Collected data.
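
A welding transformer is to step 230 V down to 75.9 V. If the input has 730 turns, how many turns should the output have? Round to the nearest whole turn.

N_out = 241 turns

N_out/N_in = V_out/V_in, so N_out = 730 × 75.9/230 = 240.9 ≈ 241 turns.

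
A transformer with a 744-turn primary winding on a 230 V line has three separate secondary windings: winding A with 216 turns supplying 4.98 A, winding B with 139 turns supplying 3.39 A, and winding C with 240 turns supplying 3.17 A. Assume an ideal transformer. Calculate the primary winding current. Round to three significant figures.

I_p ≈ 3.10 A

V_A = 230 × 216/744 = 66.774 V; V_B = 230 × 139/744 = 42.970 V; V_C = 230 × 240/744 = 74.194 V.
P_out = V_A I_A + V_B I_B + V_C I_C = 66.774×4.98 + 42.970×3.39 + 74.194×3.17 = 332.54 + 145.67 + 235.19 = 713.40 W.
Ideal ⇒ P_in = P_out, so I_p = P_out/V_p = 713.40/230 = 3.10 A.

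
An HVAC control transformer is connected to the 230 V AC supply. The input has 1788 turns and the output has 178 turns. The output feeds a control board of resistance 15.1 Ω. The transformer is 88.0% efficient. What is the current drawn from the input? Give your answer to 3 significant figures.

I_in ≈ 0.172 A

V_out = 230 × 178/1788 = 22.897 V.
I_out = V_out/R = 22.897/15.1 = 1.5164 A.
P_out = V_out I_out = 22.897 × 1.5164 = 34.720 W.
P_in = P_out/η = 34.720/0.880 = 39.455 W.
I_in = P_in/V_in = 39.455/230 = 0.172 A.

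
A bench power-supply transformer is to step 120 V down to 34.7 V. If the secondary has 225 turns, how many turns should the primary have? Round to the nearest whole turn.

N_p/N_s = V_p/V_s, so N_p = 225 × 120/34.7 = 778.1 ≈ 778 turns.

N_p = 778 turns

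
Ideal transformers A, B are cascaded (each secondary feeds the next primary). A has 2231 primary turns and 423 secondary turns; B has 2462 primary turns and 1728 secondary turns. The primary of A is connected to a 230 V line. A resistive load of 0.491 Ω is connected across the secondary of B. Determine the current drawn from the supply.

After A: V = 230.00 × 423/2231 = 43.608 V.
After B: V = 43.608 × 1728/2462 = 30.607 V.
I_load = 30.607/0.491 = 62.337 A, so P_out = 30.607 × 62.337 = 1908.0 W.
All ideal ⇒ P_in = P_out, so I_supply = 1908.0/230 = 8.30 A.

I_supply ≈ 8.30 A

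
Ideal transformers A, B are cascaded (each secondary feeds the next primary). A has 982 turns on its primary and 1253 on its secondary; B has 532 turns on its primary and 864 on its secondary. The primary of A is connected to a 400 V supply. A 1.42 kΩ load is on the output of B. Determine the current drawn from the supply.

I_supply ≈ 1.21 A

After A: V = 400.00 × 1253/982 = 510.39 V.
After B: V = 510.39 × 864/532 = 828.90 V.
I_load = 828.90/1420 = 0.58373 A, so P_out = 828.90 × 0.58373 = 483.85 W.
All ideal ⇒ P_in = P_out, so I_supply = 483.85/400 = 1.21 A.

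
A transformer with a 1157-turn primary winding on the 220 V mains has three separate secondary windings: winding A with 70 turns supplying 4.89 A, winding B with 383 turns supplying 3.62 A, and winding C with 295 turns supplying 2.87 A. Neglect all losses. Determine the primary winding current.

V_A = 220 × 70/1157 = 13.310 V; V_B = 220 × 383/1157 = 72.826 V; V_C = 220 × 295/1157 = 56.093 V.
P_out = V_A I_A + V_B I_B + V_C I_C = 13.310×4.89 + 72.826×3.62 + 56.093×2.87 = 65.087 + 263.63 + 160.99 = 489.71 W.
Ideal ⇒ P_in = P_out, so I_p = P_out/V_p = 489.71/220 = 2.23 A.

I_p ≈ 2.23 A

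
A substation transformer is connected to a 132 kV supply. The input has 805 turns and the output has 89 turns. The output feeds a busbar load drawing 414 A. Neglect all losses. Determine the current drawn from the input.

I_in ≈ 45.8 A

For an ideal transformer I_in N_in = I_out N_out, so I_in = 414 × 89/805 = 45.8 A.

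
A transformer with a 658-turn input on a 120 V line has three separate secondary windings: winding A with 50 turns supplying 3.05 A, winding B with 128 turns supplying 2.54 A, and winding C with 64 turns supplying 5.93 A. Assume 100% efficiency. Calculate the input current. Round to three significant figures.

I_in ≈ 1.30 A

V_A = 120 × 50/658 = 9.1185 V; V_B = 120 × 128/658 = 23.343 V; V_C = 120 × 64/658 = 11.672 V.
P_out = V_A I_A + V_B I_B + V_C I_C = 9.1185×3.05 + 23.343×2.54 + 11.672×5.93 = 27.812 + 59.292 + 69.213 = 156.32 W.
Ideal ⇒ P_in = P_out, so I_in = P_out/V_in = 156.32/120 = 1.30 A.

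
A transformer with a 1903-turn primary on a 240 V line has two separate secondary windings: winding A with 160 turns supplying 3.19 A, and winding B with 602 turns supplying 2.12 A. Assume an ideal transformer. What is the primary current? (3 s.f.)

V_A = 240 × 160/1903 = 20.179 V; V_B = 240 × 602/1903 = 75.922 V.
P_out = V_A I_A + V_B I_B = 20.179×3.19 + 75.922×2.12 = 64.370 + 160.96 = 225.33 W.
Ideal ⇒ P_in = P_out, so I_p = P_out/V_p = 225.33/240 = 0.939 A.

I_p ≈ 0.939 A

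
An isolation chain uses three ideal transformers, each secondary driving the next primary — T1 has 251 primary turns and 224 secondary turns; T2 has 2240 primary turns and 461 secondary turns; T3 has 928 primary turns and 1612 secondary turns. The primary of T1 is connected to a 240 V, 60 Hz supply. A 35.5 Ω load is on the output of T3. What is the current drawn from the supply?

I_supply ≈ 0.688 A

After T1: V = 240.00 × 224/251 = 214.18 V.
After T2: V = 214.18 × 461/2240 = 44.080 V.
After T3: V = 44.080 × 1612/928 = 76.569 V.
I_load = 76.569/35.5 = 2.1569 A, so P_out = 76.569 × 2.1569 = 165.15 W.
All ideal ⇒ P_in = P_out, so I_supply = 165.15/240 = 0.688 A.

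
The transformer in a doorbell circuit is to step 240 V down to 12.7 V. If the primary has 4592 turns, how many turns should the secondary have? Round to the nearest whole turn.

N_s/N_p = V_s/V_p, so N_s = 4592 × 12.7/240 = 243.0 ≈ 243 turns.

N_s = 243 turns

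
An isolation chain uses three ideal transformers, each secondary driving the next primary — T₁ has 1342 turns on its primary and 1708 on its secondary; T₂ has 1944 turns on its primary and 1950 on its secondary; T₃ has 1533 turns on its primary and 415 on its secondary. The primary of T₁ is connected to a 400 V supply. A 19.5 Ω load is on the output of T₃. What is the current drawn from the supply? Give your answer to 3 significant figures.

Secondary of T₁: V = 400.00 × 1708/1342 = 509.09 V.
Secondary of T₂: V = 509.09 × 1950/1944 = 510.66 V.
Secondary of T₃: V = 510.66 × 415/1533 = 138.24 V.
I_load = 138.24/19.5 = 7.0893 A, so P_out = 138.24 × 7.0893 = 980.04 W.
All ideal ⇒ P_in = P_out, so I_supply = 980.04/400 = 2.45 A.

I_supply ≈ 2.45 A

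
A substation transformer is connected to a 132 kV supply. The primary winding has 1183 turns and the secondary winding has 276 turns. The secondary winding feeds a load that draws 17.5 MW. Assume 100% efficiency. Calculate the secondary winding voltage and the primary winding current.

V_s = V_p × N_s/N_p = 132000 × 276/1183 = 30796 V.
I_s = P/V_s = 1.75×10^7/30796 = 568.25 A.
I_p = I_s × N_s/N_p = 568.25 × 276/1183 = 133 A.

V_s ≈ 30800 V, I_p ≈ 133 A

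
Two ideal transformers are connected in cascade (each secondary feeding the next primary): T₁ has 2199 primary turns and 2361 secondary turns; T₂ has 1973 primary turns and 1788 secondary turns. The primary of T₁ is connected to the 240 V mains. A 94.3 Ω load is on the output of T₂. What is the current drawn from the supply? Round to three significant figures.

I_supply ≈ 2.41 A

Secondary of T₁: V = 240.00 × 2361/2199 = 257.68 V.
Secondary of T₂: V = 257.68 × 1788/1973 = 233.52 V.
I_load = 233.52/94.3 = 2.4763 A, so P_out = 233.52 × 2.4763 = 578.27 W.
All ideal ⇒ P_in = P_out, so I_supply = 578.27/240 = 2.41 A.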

WORK INSTRUCTION. Set down only the line containing "and the primary winding current." and the lines after it through the end, exactly as they appear above.

SOLUTION FOR THIS PROBLEM.
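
A substation transformer is connected to a 132 kV supply. The primary winding has 1183 turns and the secondary winding has 276 turns. The secondary winding feeds a load that draws 17.5 MW. Assume 100% efficiency. Calculate the secondary winding voltage and the primary winding current.

V_s = V_p × N_s/N_p = 132000 × 276/1183 = 30796 V.
I_s = P/V_s = 1.75×10^7/30796 = 568.25 A.
I_p = I_s × N_s/N_p = 568.25 × 276/1183 = 133 A.

V_s ≈ 30800 V, I_p ≈ 133 A

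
Two ideal transformers are connected in cascade (each secondary feeding the next primary): T₁ has 2199 primary turns and 2361 secondary turns; T₂ has 1973 primary turns and 1788 secondary turns. The primary of T₁ is connected to the 240 V mains. A 94.3 Ω load is on the output of T₂. What is the current drawn from the supply? Round to three significant figures.

I_supply ≈ 2.41 A

Secondary of T₁: V = 240.00 × 2361/2199 = 257.68 V.
Secondary of T₂: V = 257.68 × 1788/1973 = 233.52 V.
I_load = 233.52/94.3 = 2.4763 A, so P_out = 233.52 × 2.4763 = 578.27 W.
All ideal ⇒ P_in = P_out, so I_supply = 578.27/240 = 2.41 A.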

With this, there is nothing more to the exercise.